**Records supplied:**
# # # # # # #

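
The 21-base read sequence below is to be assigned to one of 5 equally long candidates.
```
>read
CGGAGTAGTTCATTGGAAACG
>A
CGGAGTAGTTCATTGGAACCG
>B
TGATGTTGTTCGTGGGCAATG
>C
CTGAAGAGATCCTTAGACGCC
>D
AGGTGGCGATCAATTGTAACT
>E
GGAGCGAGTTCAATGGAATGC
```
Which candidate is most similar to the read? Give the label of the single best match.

A

A differs at 1 position; B differs at 8 positions; C differs at 9 positions; D differs at 9 positions; E differs at 9 positions. The closest is A.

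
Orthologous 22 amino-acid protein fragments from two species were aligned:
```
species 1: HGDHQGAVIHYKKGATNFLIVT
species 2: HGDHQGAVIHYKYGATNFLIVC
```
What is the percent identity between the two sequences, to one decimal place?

90.9%

Mismatches at positions 13, 22 (1-based): 2 of 22.
Identical positions: 20/22 = 90.91% → 90.9%.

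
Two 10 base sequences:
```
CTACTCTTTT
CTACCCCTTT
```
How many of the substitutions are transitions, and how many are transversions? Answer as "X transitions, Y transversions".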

# # # # # # #

Where in the entries above does the word "species" appear? Copy each line that has it.

**Output for this exercise:**
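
Orthologous 22 amino-acid protein fragments from two species were aligned:
species 1: HGDHQGAVIHYKKGATNFLIVT
species 2: HGDHQGAVIHYKYGATNFLIVC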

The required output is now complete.